• [TASK TO CARRY OUT]
For the listing below, output exactly the lines from the line with "Stage 4: that same 86-tooth" up to and including the line with "Stage 6: a 76-tooth", and no other lines.

• [TASK DATA]
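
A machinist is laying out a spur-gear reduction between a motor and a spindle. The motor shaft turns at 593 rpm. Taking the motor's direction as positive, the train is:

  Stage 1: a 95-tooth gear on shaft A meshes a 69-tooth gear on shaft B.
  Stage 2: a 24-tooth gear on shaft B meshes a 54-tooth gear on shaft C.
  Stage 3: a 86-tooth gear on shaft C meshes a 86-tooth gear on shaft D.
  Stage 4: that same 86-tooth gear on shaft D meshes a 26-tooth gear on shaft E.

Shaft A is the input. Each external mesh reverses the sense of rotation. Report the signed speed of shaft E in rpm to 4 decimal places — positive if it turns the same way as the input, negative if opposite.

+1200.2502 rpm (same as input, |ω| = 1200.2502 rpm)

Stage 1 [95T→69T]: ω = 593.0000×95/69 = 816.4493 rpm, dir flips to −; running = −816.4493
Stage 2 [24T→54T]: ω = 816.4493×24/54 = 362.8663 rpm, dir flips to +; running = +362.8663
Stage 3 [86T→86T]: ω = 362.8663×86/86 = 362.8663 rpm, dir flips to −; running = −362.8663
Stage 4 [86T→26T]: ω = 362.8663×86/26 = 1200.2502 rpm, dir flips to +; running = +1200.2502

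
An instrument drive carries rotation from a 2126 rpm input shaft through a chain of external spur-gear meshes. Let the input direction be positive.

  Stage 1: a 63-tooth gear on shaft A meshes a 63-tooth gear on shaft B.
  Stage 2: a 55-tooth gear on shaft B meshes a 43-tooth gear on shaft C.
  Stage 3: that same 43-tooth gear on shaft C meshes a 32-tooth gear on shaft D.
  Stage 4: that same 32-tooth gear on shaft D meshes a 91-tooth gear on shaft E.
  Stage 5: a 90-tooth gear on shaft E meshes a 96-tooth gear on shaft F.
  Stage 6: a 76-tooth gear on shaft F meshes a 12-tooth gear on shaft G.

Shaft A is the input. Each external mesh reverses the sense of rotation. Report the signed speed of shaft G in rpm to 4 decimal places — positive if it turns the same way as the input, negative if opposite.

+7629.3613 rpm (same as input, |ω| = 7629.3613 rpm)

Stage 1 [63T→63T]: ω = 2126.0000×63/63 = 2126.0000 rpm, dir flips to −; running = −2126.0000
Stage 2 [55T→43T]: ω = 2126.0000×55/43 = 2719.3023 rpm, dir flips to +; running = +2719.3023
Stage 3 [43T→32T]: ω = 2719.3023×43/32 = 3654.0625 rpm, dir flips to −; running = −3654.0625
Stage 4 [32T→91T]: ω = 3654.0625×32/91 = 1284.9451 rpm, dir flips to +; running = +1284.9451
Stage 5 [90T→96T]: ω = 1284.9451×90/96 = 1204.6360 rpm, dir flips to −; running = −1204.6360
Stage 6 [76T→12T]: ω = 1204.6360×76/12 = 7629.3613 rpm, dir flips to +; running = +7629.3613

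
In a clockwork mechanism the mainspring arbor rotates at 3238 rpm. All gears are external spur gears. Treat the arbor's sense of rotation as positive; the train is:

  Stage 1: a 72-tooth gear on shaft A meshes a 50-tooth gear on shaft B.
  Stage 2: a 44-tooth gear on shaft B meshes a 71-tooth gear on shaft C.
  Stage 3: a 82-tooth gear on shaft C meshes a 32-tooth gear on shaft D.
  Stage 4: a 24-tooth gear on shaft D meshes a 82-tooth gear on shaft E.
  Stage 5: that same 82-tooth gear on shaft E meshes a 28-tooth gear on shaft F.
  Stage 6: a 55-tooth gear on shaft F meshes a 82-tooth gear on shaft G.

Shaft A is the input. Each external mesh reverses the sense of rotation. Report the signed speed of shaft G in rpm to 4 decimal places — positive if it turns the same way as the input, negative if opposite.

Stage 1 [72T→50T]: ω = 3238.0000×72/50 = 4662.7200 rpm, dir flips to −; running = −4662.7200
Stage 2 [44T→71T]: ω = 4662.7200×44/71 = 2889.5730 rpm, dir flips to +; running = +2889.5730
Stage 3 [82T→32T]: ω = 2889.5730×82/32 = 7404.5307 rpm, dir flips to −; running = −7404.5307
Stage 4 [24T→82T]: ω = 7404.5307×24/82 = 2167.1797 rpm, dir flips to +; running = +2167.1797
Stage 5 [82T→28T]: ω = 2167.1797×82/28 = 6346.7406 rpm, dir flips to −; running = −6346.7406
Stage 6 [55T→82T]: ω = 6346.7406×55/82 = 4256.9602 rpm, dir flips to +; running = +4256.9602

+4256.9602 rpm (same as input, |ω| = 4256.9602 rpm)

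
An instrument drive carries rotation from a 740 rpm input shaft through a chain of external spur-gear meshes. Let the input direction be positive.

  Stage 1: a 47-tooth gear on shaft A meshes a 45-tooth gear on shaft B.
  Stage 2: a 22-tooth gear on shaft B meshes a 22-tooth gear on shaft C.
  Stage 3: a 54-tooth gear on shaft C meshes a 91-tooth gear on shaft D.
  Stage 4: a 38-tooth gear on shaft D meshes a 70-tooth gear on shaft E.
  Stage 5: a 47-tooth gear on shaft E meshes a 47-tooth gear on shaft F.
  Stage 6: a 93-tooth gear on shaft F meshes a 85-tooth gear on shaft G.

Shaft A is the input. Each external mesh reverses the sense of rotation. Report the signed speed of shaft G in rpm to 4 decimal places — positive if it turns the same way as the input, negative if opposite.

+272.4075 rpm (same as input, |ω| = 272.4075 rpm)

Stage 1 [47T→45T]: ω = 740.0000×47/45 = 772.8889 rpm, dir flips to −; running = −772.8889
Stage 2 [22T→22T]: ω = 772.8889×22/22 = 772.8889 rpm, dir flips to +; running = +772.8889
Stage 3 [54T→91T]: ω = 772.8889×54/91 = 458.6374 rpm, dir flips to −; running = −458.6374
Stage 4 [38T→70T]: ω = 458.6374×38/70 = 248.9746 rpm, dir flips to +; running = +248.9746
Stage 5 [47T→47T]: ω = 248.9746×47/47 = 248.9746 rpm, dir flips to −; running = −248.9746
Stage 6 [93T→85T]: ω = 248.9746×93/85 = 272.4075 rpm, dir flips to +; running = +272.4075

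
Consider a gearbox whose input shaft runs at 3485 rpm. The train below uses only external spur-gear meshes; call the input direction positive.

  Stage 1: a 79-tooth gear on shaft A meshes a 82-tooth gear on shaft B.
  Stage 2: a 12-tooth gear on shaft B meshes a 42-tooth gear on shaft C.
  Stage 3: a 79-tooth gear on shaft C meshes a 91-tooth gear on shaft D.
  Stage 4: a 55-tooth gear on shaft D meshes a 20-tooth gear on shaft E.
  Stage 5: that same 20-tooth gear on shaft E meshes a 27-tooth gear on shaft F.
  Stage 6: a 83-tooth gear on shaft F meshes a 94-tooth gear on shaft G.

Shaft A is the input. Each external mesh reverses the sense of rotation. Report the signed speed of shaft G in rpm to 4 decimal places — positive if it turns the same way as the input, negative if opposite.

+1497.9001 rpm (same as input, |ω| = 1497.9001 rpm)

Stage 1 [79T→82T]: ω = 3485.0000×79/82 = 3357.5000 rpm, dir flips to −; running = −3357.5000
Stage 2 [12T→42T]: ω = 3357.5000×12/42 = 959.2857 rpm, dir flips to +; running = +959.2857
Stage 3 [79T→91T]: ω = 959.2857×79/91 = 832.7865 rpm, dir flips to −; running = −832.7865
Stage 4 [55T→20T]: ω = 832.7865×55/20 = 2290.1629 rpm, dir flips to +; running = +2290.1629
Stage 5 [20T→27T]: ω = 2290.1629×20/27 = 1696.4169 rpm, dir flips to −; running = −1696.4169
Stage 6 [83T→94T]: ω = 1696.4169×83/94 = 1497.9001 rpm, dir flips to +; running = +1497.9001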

==

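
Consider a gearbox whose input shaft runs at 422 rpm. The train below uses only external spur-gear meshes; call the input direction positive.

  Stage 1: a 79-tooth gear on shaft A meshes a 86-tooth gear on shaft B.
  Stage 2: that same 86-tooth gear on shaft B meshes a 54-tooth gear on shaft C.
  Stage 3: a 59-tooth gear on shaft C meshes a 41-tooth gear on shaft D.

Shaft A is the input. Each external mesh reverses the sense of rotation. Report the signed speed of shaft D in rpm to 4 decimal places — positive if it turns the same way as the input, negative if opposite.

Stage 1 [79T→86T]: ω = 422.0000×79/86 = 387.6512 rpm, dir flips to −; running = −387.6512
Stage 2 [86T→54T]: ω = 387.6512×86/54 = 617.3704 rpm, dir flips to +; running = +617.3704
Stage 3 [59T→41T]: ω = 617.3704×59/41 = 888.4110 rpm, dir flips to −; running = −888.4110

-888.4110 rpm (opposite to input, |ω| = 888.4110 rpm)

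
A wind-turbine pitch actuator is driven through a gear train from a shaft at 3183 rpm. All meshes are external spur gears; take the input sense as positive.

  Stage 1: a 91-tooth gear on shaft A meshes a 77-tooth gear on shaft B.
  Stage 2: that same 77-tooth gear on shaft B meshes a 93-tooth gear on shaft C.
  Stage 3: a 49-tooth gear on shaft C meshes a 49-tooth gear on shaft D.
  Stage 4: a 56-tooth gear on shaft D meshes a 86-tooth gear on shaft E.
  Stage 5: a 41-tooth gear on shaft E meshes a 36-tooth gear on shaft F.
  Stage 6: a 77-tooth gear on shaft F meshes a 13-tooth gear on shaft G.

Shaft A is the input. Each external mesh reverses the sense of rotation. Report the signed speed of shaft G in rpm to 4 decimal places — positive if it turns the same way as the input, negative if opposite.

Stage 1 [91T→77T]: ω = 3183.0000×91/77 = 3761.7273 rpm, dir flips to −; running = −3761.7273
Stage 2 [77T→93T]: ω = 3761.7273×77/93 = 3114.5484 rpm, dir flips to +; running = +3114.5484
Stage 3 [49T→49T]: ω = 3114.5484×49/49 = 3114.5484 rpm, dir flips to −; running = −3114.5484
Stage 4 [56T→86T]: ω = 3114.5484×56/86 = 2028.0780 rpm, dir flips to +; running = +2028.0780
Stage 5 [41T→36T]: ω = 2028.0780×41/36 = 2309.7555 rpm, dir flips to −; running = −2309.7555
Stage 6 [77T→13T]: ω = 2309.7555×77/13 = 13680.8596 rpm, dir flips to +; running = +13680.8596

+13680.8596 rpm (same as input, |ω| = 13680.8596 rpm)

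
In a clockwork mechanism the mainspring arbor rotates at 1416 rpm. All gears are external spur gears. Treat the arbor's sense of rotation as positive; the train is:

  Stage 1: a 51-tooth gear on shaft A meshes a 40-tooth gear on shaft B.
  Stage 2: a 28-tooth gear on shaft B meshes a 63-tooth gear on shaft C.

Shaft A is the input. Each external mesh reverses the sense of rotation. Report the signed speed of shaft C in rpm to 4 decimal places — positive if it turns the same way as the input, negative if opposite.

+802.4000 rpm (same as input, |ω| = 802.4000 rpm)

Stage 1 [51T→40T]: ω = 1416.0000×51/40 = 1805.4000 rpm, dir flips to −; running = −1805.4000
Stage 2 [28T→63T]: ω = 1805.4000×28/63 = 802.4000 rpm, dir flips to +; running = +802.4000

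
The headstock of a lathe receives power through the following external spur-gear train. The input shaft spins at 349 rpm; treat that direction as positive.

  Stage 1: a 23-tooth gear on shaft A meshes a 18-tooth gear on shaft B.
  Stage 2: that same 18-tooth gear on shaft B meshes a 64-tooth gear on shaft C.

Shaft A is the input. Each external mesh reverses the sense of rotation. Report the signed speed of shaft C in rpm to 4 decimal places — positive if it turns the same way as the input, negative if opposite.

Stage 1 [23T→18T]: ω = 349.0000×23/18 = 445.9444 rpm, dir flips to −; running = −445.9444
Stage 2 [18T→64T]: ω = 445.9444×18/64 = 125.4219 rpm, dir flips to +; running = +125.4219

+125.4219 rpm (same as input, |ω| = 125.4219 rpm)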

• [EXERCISE RESULT]
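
  Stage 4: that same 86-tooth gear on shaft D meshes a 26-tooth gear on shaft E.

Shaft A is the input. Each external mesh reverses the sense of rotation. Report the signed speed of shaft E in rpm to 4 decimal places — positive if it turns the same way as the input, negative if opposite.

+1200.2502 rpm (same as input, |ω| = 1200.2502 rpm)

Stage 1 [95T→69T]: ω = 593.0000×95/69 = 816.4493 rpm, dir flips to −; running = −816.4493
Stage 2 [24T→54T]: ω = 816.4493×24/54 = 362.8663 rpm, dir flips to +; running = +362.8663
Stage 3 [86T→86T]: ω = 362.8663×86/86 = 362.8663 rpm, dir flips to −; running = −362.8663
Stage 4 [86T→26T]: ω = 362.8663×86/26 = 1200.2502 rpm, dir flips to +; running = +1200.2502

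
An instrument drive carries rotation from a 2126 rpm input shaft through a chain of external spur-gear meshes. Let the input direction be positive.

  Stage 1: a 63-tooth gear on shaft A meshes a 63-tooth gear on shaft B.
  Stage 2: a 55-tooth gear on shaft B meshes a 43-tooth gear on shaft C.
  Stage 3: that same 43-tooth gear on shaft C meshes a 32-tooth gear on shaft D.
  Stage 4: that same 32-tooth gear on shaft D meshes a 91-tooth gear on shaft E.
  Stage 5: a 90-tooth gear on shaft E meshes a 96-tooth gear on shaft F.
  Stage 6: a 76-tooth gear on shaft F meshes a 12-tooth gear on shaft G.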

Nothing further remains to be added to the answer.